Write out only the opening lines of the entries, through the line with "2 Cu+(aq) + Cd(s) → 2 Cu(s) + Cd2+(aq)".

[Start of Attachment]

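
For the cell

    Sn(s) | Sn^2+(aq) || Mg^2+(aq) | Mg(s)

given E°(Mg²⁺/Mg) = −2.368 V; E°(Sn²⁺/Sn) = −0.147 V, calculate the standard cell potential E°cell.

−2.221 V

By convention the left-hand electrode in cell notation is the anode (oxidation) and the right-hand electrode is the cathode (reduction).
E°cell = E°(right) − E°(left) = −2.368 − (−0.147) = −2.221 V.
The negative sign shows that, as written, the cell would require an external voltage to drive the reaction.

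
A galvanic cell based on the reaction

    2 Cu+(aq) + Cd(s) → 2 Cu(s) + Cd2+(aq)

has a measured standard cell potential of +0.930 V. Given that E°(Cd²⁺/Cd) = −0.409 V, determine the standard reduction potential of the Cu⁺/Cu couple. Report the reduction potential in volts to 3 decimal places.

+0.521 V

In the reaction as written the Cu⁺/Cu couple is reduced (cathode) and Cd²⁺/Cd is oxidized (anode), so E°cell = E°(Cu⁺/Cu) − E°(Cd²⁺/Cd).
E°(Cu⁺/Cu) = E°cell + E°(anode) = +0.930 + (−0.409) = +0.521 V.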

[End of Attachment]

-- ANSWER SECTION --
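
For the cell

    Sn(s) | Sn^2+(aq) || Mg^2+(aq) | Mg(s)

given E°(Mg²⁺/Mg) = −2.368 V; E°(Sn²⁺/Sn) = −0.147 V, calculate the standard cell potential E°cell.

−2.221 V

By convention the left-hand electrode in cell notation is the anode (oxidation) and the right-hand electrode is the cathode (reduction).
E°cell = E°(right) − E°(left) = −2.368 − (−0.147) = −2.221 V.
The negative sign shows that, as written, the cell would require an external voltage to drive the reaction.

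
A galvanic cell based on the reaction

    2 Cu+(aq) + Cd(s) → 2 Cu(s) + Cd2+(aq)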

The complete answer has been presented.